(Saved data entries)
=== Section Start ===
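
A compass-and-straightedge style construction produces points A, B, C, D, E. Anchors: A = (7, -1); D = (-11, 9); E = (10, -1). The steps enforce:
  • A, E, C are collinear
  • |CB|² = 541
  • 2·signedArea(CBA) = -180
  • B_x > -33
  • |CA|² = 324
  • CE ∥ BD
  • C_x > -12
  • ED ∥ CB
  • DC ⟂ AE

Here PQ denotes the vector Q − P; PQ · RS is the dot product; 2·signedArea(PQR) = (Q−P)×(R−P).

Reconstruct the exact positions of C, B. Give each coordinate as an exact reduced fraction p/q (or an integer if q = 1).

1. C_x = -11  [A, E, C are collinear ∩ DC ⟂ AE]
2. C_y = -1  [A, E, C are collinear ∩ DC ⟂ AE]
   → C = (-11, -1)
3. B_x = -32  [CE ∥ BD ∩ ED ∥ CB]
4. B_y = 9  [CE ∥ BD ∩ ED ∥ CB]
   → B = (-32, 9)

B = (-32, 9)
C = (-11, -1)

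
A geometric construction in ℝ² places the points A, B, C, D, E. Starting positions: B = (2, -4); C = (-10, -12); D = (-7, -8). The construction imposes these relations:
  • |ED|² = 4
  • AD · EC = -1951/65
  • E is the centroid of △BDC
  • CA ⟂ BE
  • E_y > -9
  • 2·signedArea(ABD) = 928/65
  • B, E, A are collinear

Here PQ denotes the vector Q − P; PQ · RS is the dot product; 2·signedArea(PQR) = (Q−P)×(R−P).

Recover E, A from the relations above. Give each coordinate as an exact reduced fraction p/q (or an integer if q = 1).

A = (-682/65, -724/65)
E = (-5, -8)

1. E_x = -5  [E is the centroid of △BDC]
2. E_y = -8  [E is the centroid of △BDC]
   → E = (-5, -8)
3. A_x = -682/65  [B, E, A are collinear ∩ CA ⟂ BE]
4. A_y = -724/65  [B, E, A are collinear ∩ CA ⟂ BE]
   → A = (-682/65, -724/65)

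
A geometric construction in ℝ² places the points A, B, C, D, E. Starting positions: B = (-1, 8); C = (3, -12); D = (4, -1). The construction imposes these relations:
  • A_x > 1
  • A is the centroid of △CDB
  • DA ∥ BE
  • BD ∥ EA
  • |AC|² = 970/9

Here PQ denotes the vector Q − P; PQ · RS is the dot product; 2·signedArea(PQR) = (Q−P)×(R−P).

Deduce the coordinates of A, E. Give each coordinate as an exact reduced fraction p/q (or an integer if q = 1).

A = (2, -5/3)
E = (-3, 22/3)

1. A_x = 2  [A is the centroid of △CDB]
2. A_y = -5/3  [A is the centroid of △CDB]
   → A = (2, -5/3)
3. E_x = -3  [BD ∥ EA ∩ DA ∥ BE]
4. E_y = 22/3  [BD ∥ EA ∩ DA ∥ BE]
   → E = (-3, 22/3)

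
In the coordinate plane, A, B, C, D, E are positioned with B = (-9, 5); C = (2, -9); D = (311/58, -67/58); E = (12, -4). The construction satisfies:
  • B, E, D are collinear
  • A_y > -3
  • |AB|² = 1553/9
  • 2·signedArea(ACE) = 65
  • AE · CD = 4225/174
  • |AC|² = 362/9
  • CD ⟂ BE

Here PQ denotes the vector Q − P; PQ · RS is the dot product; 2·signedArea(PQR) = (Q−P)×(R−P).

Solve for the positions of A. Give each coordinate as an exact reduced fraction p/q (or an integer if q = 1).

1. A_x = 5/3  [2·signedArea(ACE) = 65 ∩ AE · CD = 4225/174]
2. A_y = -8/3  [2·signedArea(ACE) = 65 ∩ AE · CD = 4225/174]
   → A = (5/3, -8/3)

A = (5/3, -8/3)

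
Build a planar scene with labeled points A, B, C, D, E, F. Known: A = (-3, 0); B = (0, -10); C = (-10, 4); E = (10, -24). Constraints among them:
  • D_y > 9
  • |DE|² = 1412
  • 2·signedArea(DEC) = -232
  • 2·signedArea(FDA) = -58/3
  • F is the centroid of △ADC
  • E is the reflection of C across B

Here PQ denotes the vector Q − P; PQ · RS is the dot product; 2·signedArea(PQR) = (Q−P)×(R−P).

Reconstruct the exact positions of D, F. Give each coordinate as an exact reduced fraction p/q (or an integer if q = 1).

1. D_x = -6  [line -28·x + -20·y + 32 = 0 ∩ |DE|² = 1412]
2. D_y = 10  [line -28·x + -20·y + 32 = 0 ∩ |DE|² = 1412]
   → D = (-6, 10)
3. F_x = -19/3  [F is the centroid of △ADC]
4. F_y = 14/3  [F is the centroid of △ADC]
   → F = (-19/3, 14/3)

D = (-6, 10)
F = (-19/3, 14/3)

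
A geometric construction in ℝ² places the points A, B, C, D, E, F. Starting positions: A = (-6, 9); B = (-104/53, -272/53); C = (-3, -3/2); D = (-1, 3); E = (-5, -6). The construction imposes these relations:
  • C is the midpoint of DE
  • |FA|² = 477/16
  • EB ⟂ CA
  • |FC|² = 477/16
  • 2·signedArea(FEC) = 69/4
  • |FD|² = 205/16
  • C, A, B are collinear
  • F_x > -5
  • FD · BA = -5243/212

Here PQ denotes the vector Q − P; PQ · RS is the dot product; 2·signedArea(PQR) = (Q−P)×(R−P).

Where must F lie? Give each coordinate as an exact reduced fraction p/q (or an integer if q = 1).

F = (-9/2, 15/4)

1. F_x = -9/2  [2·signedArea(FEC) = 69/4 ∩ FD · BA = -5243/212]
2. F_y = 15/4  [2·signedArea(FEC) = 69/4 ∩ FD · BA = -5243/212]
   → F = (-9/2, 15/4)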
=== Section End ===
=== Section Start ===
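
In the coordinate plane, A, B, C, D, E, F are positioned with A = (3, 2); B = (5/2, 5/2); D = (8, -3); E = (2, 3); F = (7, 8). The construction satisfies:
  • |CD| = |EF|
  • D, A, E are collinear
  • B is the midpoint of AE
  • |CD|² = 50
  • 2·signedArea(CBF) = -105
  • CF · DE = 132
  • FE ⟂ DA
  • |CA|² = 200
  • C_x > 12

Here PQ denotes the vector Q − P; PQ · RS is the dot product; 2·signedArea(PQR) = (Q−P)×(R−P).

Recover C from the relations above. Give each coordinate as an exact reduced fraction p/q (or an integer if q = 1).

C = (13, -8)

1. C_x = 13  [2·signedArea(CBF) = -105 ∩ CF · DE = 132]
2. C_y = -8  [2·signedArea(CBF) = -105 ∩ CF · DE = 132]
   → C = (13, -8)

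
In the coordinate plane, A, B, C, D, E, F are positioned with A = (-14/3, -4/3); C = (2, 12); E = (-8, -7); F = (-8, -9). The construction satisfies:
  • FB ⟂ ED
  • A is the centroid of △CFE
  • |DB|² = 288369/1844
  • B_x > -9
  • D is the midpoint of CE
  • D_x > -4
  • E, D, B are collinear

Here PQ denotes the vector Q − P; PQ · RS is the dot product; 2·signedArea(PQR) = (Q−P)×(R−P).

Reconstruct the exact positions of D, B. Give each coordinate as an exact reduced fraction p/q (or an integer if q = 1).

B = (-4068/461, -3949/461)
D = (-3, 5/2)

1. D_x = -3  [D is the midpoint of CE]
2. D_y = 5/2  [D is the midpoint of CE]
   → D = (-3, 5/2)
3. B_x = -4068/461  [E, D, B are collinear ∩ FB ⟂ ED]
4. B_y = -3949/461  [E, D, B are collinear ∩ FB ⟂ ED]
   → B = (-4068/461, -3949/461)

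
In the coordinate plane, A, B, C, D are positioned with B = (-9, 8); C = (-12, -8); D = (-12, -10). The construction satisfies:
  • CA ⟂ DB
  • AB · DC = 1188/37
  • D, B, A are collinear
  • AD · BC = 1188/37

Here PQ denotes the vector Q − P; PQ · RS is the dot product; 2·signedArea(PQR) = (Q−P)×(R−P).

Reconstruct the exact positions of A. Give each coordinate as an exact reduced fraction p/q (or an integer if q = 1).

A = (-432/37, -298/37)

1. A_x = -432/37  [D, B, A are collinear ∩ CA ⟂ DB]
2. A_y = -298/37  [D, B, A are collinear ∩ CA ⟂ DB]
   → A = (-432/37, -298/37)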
=== Section End ===
=== Section Start ===
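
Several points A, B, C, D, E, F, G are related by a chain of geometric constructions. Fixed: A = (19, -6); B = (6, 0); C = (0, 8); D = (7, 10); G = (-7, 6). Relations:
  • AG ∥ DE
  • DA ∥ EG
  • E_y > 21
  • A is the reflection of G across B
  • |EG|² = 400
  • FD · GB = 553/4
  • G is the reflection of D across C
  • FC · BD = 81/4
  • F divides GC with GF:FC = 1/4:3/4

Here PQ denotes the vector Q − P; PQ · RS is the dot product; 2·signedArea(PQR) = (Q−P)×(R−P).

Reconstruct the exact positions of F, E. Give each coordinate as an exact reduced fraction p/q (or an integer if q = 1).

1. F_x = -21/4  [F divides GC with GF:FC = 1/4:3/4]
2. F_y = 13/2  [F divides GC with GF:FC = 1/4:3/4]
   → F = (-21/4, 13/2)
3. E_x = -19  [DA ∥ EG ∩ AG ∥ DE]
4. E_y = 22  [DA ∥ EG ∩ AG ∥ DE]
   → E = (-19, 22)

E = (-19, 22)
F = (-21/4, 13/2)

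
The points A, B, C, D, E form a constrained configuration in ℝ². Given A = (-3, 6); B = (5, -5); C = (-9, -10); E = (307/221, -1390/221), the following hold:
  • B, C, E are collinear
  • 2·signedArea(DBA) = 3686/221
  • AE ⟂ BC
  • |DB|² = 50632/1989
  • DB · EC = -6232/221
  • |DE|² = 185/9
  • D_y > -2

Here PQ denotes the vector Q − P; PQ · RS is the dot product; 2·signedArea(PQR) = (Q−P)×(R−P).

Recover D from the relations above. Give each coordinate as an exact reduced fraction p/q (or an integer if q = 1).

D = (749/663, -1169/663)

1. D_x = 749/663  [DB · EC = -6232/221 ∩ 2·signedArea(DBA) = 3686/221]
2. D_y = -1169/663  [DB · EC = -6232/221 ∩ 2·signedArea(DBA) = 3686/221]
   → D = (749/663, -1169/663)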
=== Section End ===
Exercise requirements
Extract from the data every line where "plane" shows up.

Output of the exercise
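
In the coordinate plane, A, B, C, D, E are positioned with B = (-9, 5); C = (2, -9); D = (311/58, -67/58); E = (12, -4). The construction satisfies:
In the coordinate plane, A, B, C, D, E, F are positioned with A = (3, 2); B = (5/2, 5/2); D = (8, -3); E = (2, 3); F = (7, 8). The construction satisfies:
In the coordinate plane, A, B, C, D, E, F are positioned with A = (-14/3, -4/3); C = (2, 12); E = (-8, -7); F = (-8, -9). The construction satisfies:
In the coordinate plane, A, B, C, D are positioned with B = (-9, 8); C = (-12, -8); D = (-12, -10). The construction satisfies: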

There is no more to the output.